(Saved data entries)
━━━━

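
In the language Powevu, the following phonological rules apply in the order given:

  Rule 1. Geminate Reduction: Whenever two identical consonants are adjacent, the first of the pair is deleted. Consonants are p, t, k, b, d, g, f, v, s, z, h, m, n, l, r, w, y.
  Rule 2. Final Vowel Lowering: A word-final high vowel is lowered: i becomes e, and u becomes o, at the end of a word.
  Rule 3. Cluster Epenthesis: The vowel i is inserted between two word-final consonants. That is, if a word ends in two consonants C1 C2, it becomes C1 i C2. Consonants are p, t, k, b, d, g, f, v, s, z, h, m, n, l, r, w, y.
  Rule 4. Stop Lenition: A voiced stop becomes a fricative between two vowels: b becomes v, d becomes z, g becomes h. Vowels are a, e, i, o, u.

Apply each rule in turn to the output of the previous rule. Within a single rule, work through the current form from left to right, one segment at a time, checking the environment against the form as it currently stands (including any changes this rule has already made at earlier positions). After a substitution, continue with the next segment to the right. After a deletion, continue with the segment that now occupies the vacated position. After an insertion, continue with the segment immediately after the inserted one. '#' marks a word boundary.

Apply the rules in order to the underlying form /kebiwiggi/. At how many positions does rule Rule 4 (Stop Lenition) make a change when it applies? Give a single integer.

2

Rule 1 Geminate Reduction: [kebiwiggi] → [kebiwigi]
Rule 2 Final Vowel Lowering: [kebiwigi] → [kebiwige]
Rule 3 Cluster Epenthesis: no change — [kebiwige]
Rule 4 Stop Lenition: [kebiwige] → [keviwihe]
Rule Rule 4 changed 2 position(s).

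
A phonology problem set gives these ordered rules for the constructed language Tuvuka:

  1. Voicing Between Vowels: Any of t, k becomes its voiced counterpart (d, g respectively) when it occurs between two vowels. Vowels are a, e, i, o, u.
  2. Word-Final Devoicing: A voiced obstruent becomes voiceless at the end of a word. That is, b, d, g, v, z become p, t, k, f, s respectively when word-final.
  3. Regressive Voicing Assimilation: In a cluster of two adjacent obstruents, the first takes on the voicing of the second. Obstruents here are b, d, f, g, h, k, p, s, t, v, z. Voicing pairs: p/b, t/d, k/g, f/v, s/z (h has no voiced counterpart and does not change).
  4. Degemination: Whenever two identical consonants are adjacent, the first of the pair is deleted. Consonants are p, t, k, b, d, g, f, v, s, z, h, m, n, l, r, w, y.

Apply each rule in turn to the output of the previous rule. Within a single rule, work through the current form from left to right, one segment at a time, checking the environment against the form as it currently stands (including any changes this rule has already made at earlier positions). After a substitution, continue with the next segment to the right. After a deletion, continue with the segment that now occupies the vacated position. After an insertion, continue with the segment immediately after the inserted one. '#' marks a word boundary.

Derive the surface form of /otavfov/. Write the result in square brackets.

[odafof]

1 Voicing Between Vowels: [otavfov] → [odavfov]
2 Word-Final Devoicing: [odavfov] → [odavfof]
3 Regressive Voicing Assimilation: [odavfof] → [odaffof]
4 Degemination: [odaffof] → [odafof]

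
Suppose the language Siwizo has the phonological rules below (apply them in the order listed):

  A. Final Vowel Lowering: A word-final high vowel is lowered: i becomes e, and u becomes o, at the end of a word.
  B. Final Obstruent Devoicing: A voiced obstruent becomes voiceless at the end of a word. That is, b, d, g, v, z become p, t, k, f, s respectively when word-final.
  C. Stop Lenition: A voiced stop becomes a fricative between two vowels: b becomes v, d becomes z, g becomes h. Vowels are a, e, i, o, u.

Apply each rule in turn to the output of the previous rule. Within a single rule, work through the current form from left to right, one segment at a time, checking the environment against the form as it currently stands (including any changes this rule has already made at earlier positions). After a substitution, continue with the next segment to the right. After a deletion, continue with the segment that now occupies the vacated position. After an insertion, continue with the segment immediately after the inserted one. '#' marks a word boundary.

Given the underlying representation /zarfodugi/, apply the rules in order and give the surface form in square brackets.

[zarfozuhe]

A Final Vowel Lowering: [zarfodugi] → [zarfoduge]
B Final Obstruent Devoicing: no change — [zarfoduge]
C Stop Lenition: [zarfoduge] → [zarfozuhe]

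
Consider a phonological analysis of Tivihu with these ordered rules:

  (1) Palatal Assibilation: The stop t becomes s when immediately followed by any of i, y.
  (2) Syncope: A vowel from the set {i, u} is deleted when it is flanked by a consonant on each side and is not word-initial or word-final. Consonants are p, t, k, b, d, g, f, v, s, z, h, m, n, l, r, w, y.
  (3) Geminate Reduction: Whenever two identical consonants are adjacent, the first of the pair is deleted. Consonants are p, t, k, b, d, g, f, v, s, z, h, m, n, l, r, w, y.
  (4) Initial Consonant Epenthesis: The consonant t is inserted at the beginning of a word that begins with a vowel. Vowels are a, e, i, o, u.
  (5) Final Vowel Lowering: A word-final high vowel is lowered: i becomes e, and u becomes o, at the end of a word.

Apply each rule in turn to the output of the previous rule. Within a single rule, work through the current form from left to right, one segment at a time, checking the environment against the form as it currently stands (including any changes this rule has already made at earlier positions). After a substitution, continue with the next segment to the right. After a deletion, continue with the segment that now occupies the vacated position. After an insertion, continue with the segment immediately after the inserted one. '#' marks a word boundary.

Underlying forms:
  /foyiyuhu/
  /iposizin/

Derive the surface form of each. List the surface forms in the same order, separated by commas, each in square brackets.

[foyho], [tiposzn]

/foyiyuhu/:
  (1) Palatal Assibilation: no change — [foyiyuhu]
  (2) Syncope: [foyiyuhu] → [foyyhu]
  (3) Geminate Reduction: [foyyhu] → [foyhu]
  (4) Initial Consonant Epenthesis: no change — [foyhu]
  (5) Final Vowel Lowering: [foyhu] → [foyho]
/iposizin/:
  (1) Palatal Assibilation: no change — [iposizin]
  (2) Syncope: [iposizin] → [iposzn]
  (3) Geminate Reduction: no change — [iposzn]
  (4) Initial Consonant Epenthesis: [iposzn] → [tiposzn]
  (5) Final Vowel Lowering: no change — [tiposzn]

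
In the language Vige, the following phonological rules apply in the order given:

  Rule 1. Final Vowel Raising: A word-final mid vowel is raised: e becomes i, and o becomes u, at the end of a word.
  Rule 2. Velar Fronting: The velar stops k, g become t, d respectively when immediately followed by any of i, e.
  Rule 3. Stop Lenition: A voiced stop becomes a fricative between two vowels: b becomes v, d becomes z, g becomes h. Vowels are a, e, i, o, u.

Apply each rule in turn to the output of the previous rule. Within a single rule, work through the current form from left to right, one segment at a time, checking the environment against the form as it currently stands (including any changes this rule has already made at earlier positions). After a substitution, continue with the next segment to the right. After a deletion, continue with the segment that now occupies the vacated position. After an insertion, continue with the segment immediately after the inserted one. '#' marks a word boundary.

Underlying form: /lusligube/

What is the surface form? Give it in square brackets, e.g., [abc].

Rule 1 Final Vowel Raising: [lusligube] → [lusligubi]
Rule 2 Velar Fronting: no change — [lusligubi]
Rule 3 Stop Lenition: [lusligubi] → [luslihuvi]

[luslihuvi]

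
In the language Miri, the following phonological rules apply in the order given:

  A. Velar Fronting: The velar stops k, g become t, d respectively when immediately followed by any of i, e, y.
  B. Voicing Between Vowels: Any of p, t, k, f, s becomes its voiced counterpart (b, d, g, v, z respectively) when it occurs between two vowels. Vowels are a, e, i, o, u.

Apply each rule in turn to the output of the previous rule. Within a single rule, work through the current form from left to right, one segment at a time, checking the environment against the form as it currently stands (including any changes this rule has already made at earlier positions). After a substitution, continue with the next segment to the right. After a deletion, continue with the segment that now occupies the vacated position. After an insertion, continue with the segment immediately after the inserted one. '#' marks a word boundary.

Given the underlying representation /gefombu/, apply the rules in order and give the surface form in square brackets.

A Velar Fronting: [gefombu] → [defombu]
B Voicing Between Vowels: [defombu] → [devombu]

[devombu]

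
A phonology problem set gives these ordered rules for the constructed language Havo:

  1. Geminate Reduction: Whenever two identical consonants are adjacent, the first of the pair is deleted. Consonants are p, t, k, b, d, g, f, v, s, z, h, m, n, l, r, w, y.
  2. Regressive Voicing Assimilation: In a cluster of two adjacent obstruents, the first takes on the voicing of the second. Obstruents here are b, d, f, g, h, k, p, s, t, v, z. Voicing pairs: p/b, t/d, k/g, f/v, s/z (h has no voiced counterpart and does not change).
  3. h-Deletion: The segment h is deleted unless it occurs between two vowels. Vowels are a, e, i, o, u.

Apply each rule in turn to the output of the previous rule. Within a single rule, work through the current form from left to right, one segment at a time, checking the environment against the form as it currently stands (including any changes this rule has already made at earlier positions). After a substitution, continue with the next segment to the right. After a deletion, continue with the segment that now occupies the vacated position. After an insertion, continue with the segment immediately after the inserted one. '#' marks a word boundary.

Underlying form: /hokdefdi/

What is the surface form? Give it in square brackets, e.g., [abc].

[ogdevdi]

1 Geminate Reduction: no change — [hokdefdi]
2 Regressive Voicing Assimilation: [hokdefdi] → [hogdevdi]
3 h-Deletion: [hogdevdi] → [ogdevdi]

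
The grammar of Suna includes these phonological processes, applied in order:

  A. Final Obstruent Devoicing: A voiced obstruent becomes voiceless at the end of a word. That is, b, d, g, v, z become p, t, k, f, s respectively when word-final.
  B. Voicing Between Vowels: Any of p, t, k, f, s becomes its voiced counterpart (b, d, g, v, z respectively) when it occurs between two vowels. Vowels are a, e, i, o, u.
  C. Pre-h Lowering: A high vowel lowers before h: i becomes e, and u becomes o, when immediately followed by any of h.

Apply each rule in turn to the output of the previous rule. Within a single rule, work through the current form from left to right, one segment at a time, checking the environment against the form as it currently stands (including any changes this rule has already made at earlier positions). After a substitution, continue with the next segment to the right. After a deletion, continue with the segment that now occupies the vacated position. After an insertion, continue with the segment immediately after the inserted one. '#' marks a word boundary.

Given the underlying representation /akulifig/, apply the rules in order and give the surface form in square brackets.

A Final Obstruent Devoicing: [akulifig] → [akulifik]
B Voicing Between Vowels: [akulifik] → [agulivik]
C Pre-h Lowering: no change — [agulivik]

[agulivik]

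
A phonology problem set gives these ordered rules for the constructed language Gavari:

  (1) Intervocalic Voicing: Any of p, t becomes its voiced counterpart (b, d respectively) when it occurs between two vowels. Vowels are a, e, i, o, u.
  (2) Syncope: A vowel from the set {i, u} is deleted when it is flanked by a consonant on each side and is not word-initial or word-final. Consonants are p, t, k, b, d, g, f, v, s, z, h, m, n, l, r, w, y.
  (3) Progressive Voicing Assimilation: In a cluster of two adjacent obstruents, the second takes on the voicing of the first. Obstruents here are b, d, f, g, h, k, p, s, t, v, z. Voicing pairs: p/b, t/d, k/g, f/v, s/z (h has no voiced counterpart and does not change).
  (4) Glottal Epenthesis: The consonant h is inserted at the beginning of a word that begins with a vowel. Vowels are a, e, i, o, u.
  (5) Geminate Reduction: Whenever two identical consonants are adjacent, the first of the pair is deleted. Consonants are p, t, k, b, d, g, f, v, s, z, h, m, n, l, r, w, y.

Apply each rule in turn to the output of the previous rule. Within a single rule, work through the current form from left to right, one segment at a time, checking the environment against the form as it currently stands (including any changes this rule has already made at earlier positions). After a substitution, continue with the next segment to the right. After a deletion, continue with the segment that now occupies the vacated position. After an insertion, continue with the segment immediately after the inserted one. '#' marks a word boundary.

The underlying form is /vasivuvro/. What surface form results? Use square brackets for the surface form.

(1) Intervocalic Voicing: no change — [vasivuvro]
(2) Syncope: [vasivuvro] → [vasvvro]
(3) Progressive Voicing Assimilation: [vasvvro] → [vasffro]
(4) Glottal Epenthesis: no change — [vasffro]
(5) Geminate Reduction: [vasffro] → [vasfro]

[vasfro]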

━━━━

▶ WORK ITEM
From the data above, show each line that contains "high".

▶ ANSWER BOX
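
  Rule 2. Final Vowel Lowering: A word-final high vowel is lowered: i becomes e, and u becomes o, at the end of a word.
  A. Final Vowel Lowering: A word-final high vowel is lowered: i becomes e, and u becomes o, at the end of a word.
  (5) Final Vowel Lowering: A word-final high vowel is lowered: i becomes e, and u becomes o, at the end of a word.
  C. Pre-h Lowering: A high vowel lowers before h: i becomes e, and u becomes o, when immediately followed by any of h.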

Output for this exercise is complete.